PROVIDED ENTRIES ->
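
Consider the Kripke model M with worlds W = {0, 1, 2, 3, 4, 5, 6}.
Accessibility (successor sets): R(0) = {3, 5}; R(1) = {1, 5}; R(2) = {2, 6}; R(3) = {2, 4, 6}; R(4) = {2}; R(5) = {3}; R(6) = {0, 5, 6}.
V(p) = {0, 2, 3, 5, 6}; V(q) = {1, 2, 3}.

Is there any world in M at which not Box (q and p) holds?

Yes

Let φ = not Box (q and p). Evaluate φ at each world:
  0 (successors {3, 5}): φ is true.
  1 (successors {1, 5}): φ is true.
  2 (successors {2, 6}): φ is true.
  3 (successors {2, 4, 6}): φ is true.
  4 (successors {2}): φ is false.
  5 (successors {3}): φ is false.
  6 (successors {0, 5, 6}): φ is true.
Detail at 0 (witness):
  At 0: Box (q and p) is false, so not Box (q and p) is true.
    At 0: Box (q and p) requires q and p at every successor {3, 5}.
      q and p fails at 5, so Box (q and p) is false at 0.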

TASK PROMPT -> What is needed is an exact transcription of every entry above.

RESPONSE AREA ->
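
Consider the Kripke model M with worlds W = {0, 1, 2, 3, 4, 5, 6}.
Accessibility (successor sets): R(0) = {3, 5}; R(1) = {1, 5}; R(2) = {2, 6}; R(3) = {2, 4, 6}; R(4) = {2}; R(5) = {3}; R(6) = {0, 5, 6}.
V(p) = {0, 2, 3, 5, 6}; V(q) = {1, 2, 3}.

Is there any world in M at which not Box (q and p) holds?

Yes

Let φ = not Box (q and p). Evaluate φ at each world:
  0 (successors {3, 5}): φ is true.
  1 (successors {1, 5}): φ is true.
  2 (successors {2, 6}): φ is true.
  3 (successors {2, 4, 6}): φ is true.
  4 (successors {2}): φ is false.
  5 (successors {3}): φ is false.
  6 (successors {0, 5, 6}): φ is true.
Detail at 0 (witness):
  At 0: Box (q and p) is false, so not Box (q and p) is true.
    At 0: Box (q and p) requires q and p at every successor {3, 5}.
      q and p fails at 5, so Box (q and p) is false at 0.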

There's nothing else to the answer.